**What the task asks:** Where a line of the data holds the word "choice", copy that line.

**Source records:**
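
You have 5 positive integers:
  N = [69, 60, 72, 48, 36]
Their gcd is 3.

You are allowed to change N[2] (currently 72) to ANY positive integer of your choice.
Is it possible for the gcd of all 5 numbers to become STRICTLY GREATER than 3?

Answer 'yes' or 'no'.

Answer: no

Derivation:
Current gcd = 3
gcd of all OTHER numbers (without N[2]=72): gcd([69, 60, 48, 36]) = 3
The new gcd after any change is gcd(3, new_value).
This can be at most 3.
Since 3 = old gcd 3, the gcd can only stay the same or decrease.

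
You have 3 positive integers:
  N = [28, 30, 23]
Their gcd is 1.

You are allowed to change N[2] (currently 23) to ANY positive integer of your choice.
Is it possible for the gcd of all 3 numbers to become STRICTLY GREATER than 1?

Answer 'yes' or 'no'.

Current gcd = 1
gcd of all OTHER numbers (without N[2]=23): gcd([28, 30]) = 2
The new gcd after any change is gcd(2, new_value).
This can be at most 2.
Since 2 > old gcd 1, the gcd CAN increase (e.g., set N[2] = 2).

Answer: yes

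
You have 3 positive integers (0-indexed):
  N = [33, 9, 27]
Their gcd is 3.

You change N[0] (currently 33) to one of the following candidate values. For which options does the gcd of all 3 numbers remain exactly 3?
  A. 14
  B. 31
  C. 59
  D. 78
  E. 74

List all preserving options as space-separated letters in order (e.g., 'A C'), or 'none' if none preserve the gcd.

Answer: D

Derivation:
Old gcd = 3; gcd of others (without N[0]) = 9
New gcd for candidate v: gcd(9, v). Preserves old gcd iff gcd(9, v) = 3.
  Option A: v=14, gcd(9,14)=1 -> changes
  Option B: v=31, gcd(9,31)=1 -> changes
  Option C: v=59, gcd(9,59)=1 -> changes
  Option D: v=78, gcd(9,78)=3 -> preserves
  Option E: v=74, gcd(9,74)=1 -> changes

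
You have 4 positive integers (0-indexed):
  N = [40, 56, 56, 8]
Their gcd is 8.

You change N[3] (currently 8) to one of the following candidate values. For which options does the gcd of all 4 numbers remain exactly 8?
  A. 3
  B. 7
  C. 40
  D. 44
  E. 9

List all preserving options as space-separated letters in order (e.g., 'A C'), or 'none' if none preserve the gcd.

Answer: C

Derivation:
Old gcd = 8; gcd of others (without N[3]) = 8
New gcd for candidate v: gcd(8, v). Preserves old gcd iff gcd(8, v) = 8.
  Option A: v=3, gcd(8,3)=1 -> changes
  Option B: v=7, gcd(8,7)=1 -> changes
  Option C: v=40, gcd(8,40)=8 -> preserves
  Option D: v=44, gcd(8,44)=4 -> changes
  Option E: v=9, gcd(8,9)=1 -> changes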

==

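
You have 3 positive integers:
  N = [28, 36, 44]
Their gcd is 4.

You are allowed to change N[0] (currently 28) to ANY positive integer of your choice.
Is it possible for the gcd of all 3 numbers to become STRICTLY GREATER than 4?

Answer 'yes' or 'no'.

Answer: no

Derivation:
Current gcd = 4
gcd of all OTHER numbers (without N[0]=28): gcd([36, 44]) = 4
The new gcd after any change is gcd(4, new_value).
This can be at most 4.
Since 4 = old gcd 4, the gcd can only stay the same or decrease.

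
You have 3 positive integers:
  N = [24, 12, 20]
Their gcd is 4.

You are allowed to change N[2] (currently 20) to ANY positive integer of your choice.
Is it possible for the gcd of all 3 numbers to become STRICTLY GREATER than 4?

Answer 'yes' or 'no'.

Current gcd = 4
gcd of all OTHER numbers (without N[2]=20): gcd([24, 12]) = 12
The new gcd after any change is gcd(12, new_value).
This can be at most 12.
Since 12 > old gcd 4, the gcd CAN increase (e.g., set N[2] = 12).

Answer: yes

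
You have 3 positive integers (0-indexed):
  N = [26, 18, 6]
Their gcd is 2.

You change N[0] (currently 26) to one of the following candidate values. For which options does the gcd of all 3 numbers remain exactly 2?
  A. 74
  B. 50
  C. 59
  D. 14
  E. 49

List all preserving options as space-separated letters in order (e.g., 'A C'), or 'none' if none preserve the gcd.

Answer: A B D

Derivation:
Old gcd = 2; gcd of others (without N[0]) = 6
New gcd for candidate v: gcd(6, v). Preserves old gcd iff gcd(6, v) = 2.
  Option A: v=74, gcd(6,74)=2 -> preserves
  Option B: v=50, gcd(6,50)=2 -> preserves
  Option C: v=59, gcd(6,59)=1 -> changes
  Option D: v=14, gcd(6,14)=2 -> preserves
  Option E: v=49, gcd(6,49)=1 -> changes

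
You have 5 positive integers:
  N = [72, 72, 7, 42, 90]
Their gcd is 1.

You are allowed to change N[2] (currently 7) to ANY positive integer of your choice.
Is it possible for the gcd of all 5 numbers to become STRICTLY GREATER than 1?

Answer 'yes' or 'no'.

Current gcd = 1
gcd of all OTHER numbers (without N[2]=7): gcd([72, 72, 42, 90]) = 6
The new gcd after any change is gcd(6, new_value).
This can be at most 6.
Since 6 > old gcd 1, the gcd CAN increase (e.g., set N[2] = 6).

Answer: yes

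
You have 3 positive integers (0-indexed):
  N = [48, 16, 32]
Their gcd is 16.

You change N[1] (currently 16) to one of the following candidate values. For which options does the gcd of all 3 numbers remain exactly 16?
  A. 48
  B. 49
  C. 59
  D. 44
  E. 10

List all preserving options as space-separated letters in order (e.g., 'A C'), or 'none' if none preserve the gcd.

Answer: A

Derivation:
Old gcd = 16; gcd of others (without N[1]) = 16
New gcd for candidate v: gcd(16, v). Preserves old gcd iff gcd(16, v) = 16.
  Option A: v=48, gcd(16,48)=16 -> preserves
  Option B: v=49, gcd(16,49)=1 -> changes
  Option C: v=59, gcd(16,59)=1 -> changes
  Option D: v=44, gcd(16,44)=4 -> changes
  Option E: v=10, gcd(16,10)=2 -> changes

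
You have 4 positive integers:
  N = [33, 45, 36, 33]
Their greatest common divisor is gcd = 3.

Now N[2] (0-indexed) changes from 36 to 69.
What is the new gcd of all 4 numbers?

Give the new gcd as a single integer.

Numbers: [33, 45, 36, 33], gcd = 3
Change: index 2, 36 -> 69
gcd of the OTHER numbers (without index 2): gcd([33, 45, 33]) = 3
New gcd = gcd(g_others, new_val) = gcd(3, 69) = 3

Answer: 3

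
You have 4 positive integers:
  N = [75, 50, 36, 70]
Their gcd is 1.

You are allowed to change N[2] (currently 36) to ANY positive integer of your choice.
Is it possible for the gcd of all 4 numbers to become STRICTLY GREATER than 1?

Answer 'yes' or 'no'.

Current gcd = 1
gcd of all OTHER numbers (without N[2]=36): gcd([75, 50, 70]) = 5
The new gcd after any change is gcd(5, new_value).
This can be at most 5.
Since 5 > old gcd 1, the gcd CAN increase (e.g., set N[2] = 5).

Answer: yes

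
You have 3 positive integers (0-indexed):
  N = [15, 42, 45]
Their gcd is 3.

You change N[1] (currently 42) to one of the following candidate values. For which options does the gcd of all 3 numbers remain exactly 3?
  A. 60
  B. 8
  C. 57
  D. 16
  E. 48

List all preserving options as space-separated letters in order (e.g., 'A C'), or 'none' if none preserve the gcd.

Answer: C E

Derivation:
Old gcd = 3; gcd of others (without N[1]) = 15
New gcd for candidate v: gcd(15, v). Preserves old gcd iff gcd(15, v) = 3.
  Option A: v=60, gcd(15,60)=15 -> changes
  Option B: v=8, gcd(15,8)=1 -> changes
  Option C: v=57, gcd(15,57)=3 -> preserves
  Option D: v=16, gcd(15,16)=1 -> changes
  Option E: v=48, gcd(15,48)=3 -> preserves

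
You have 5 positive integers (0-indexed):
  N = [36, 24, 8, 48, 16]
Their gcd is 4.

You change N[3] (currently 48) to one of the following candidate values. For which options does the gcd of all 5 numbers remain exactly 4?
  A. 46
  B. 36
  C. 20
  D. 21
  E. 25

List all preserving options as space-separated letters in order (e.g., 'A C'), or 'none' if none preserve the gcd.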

**Solution for this problem:**
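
You are allowed to change N[2] (currently 72) to ANY positive integer of your choice.
You are allowed to change N[2] (currently 23) to ANY positive integer of your choice.
You are allowed to change N[0] (currently 28) to ANY positive integer of your choice.
You are allowed to change N[2] (currently 20) to ANY positive integer of your choice.
You are allowed to change N[2] (currently 7) to ANY positive integer of your choice.
You are allowed to change N[2] (currently 36) to ANY positive integer of your choice.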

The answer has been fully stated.